PROBLEM —
The answer must consist of every line below that contains the word "seeking".

DATA RECORDS —
----

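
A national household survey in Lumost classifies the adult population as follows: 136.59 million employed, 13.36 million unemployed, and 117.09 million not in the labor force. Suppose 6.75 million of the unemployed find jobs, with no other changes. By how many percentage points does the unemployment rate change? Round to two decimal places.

The unemployment rate changes by −4.50 percentage points.

Initially, labor force = 136.59 + 13.36 = 149.95 million, so u = 13.36/149.95 = 8.91%.
After the change, unemployed falls and employed rises by 6.75; labor force unchanged → E = 143.34, U = 6.61, labor force = 149.95 million.
New unemployment rate = 6.61 / 149.95 = 4.41%.
Change = 4.41% − 8.91% = −4.50 percentage points.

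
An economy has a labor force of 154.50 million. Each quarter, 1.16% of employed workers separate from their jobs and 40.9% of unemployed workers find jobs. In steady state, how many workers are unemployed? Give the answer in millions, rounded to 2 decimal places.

Steady-state unemployment rate u* = s/(s+f) = 1.16/(1.16+40.9) = 0.027580.
Unemployed = u* × labor force = 0.027580 × 154.50 ≈ 4.26 million.

About 4.26 million are unemployed in steady state.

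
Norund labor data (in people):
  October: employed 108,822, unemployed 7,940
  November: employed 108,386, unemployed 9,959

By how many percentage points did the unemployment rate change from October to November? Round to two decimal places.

The unemployment rate changed by +1.62 percentage points.

October: labor force = 108,822 + 7,940 = 116,762; u = 7,940/116,762 = 6.80%.
November: labor force = 108,386 + 9,959 = 118,345; u = 9,959/118,345 = 8.42%.
Change = 8.42% − 6.80% = +1.62 pp.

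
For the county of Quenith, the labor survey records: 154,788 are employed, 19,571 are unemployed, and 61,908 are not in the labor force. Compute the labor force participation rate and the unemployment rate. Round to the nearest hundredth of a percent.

Labor force participation rate ≈ 73.80%; unemployment rate ≈ 11.22%.

Labor force = employed + unemployed = 154,788 + 19,571 = 174,359.
Working-age population = 174,359 + 61,908 = 236,267.
Unemployment rate = 19,571 / 174,359 = 11.22%.
Labor force participation rate = 174,359 / 236,267 = 73.80%.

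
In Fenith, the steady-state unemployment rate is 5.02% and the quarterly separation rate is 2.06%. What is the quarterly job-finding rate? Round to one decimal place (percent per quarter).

Job-finding rate ≈ 39.0% per quarter.

From u* = s/(s+f): f = s·(1−u)/u.
f = 2.06 × (1 − 0.0502) / 0.0502 = 1.9566 / 0.0502 ≈ 39.0% per quarter.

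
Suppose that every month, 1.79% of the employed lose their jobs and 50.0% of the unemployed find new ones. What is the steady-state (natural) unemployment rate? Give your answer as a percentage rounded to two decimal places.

Steady-state unemployment rate ≈ 3.46%.

At steady state the flows balance: s·E = f·U, so U/(E+U) = s/(s+f).
u* = 1.79 / (1.79 + 50.0) = 1.79 / 51.79 = 3.46%.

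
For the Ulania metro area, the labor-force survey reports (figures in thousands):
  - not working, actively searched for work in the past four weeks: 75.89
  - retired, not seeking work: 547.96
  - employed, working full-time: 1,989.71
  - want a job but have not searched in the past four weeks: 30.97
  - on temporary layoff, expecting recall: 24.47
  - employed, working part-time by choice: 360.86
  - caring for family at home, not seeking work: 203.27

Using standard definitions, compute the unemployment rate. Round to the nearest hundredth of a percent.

Employed = 1,989.71 + 360.86 = 2,350.57 thousand.
Unemployed = 75.89 + 24.47 = 100.36 thousand (jobless and actively searching, or on temporary layoff).
Labor force = 2,350.57 + 100.36 = 2,450.93 thousand.
Unemployment rate = 100.36 / 2,450.93 = 4.09%.

Unemployment rate ≈ 4.09%.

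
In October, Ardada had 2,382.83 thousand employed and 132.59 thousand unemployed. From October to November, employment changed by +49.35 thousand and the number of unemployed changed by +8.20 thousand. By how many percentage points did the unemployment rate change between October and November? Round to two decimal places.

The unemployment rate changed by +0.20 percentage points.

October: labor force = 2,382.83 + 132.59 = 2,515.42; u = 132.59/2,515.42 = 5.27%.
November: labor force = 2,432.18 + 140.79 = 2,572.97; u = 140.79/2,572.97 = 5.47%.
Change = 5.47% − 5.27% = +0.20 pp.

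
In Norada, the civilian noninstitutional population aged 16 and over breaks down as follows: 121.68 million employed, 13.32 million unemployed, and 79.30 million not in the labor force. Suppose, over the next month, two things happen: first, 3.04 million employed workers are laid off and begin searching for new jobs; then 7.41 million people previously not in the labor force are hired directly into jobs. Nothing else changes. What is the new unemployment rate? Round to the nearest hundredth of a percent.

Initially, labor force = 121.68 + 13.32 = 135.00 million, so u = 13.32/135.00 = 9.87%.
After the first change, employed falls and unemployed rises by 3.04; labor force unchanged → E = 118.64, U = 16.36, labor force = 135.00 million.
After the second change, employed and labor force both rise by 7.41; unemployed unchanged → E = 126.05, U = 16.36, labor force = 142.41 million.
New unemployment rate = 16.36 / 142.41 = 11.49%.

New unemployment rate ≈ 11.49%.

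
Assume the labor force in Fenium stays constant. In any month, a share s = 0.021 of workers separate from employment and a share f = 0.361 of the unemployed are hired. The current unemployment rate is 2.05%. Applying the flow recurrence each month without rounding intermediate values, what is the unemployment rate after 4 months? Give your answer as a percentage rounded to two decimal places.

Unemployment rate after four months ≈ 4.99%.

With a fixed labor force, u_{t+1} = u_t + s·(1−u_t) − f·u_t = u_t·(1−s−f) + s.
Here 1−s−f = 0.618 and s = 0.021.
u_1 = 0.020500 × 0.618 + 0.021 = 0.033669.
u_2 = 0.033669 × 0.618 + 0.021 = 0.041807.
u_3 = 0.041807 × 0.618 + 0.021 = 0.046837.
u_4 = 0.046837 × 0.618 + 0.021 = 0.049945.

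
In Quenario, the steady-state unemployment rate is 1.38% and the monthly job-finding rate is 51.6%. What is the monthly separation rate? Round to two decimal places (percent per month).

Separation rate ≈ 0.72% per month.

From u* = s/(s+f): s = u·f/(1−u).
s = 0.0138 × 51.6 / (1 − 0.0138) = 0.7121 / 0.9862 ≈ 0.72% per month.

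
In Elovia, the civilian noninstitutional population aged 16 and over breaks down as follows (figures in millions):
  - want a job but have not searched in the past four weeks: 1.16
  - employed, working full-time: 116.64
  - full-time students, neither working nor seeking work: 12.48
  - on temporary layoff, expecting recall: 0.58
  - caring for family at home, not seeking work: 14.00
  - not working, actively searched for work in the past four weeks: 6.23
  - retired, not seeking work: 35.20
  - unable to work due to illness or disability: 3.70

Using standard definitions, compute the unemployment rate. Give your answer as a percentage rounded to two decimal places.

Unemployment rate ≈ 5.52%.

Employed = 116.64 million.
Unemployed = 0.58 + 6.23 = 6.81 million (jobless and actively searching, or on temporary layoff).
Labor force = 116.64 + 6.81 = 123.45 million.
Unemployment rate = 6.81 / 123.45 = 5.52%.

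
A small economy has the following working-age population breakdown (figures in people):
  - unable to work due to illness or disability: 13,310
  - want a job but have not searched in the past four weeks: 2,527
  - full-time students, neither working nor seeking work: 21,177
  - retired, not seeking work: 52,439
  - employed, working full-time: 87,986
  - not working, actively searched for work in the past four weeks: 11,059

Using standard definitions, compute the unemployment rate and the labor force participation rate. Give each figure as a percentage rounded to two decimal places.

Unemployment rate ≈ 11.17%; labor force participation rate ≈ 52.54%.

Employed = 87,986.
Unemployed = 11,059.
Labor force = 87,986 + 11,059 = 99,045.
Not in labor force = 13,310 + 2,527 + 21,177 + 52,439 = 89,453 (those not working and not actively searching are outside the labor force — including those who want a job but have given up searching).
Civilian working-age population = 99,045 + 89,453 = 188,498.
Unemployment rate = 11,059 / 99,045 = 11.17%.
Labor force participation rate = 99,045 / 188,498 = 52.54%.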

----

ANSWER TO THE EXERCISE —
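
  - retired, not seeking work: 547.96
  - caring for family at home, not seeking work: 203.27
  - full-time students, neither working nor seeking work: 12.48
  - caring for family at home, not seeking work: 14.00
  - retired, not seeking work: 35.20
  - full-time students, neither working nor seeking work: 21,177
  - retired, not seeking work: 52,439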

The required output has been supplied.